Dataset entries
------------------------------------
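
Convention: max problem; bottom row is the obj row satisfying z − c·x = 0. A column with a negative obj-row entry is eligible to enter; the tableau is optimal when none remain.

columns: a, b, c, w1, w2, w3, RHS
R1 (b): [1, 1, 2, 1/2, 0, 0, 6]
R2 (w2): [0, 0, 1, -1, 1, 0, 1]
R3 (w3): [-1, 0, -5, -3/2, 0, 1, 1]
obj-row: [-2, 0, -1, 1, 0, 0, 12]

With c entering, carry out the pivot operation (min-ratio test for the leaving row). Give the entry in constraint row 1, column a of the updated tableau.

Ratio test on column c — row 1: 6/2 = 3; row 2: 1/1 = 1; row 3: entry -5 ≤ 0. Minimum is 1 at row 2 (w2 leaves); pivot element 1.
Divide row 2 by 1; eliminate column c from the other rows.
Row 1 update in column a: 1 − 2·0 = 1.

1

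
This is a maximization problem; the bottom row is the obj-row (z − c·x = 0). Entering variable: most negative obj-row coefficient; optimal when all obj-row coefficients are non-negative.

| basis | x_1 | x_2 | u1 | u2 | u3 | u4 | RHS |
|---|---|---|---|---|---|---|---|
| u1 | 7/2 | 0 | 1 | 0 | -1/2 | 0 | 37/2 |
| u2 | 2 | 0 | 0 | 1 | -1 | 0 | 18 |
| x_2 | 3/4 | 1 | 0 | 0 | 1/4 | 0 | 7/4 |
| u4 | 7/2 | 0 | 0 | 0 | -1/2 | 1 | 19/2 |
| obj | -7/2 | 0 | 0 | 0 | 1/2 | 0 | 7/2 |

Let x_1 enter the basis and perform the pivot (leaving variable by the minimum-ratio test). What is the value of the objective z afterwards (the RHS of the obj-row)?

Ratio test on column x_1 — row 1: (37/2)/(7/2) = 37/7; row 2: 18/2 = 9; row 3: (7/4)/(3/4) = 7/3; row 4: (19/2)/(7/2) = 19/7. Minimum is 7/3 at row 3 (x_2 leaves); pivot element 3/4.
Pivot on row 3; the obj-row RHS becomes 7/2 − (-7/2)·(7/3) = 35/3.

35/3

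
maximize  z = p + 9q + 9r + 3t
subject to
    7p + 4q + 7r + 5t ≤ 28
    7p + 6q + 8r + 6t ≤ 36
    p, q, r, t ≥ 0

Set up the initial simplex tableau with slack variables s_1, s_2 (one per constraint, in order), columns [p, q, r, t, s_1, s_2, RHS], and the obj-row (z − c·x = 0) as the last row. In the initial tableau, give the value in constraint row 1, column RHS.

28

The RHS of constraint 1 is b_1 = 28.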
------------------------------------
WORK TO BE COMPLETED
Filter the lines above, keeping each one that contains the string "problem".

THE COMPLETED TASK
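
Convention: max problem; bottom row is the obj row satisfying z − c·x = 0. A column with a negative obj-row entry is eligible to enter; the tableau is optimal when none remain.
This is a maximization problem; the bottom row is the obj-row (z − c·x = 0). Entering variable: most negative obj-row coefficient; optimal when all obj-row coefficients are non-negative.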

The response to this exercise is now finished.